• **Assigned task**:
Among the entries that follow, find the lines holding "What" and say how many there are, with no other words.

• **Exercise materials**:
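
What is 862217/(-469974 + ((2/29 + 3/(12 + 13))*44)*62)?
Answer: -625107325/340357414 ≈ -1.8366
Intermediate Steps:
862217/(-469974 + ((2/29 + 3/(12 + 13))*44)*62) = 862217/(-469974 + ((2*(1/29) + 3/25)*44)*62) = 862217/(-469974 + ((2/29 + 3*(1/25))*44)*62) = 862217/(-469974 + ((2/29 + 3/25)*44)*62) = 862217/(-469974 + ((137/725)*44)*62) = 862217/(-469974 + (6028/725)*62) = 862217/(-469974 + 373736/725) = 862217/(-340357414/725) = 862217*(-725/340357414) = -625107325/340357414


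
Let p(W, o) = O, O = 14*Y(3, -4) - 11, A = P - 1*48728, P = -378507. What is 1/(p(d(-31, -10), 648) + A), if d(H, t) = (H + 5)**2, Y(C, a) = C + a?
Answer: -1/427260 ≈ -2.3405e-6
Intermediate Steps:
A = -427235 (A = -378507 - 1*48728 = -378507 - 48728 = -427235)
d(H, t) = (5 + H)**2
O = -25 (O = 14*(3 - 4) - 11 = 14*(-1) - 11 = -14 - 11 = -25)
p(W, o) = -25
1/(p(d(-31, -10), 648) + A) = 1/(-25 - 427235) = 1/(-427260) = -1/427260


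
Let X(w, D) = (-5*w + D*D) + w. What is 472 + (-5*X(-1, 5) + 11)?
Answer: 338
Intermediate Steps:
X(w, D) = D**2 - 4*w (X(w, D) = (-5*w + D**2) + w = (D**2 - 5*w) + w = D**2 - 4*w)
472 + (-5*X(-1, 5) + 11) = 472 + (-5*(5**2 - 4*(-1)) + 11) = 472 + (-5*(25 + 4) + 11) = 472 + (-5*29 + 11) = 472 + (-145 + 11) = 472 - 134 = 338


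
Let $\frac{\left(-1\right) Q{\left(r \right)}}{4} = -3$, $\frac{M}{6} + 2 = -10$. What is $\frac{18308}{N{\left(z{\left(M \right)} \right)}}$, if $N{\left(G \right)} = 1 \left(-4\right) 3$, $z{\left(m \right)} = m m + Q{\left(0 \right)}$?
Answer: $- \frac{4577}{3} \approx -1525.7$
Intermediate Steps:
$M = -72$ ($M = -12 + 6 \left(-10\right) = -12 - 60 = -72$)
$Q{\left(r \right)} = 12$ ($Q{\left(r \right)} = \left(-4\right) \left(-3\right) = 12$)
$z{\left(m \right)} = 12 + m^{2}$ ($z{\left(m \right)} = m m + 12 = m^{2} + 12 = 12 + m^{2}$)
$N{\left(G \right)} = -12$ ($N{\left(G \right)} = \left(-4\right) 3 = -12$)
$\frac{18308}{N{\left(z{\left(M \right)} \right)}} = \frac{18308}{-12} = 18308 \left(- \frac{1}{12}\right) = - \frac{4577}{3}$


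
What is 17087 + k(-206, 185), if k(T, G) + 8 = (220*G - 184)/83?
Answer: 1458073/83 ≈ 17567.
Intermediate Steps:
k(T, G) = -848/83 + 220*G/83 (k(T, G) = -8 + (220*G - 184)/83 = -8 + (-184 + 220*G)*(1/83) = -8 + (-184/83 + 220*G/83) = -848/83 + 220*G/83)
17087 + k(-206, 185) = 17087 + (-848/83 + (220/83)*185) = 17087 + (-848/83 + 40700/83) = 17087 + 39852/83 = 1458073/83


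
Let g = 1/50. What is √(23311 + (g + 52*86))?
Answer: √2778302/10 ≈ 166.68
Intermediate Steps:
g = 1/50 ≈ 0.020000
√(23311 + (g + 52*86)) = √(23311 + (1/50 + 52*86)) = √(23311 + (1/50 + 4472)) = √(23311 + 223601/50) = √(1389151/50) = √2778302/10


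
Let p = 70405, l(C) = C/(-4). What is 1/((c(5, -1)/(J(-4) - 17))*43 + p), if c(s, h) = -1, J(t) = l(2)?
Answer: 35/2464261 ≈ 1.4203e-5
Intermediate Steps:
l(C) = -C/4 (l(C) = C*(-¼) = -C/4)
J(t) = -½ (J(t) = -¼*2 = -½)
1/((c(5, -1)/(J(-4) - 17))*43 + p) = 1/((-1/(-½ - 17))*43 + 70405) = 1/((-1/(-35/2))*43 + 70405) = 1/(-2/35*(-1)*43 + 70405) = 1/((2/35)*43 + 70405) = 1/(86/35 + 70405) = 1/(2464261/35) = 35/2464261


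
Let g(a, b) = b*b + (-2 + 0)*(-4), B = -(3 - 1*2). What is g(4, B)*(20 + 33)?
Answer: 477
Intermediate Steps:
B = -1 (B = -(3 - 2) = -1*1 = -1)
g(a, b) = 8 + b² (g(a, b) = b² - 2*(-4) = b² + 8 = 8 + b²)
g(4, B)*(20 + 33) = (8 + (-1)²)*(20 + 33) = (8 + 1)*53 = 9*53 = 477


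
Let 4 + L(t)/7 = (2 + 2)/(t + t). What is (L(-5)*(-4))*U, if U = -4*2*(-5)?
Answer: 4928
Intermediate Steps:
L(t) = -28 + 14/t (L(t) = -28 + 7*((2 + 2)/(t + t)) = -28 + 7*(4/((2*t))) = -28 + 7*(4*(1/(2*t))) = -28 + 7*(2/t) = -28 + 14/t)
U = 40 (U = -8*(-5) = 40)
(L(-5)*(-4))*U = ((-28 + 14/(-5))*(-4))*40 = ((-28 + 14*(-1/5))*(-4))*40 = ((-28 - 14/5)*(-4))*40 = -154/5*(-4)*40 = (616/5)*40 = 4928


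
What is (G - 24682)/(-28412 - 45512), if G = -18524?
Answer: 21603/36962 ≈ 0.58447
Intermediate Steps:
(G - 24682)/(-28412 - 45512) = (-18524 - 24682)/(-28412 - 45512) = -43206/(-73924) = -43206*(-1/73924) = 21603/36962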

• **Written solution**:
10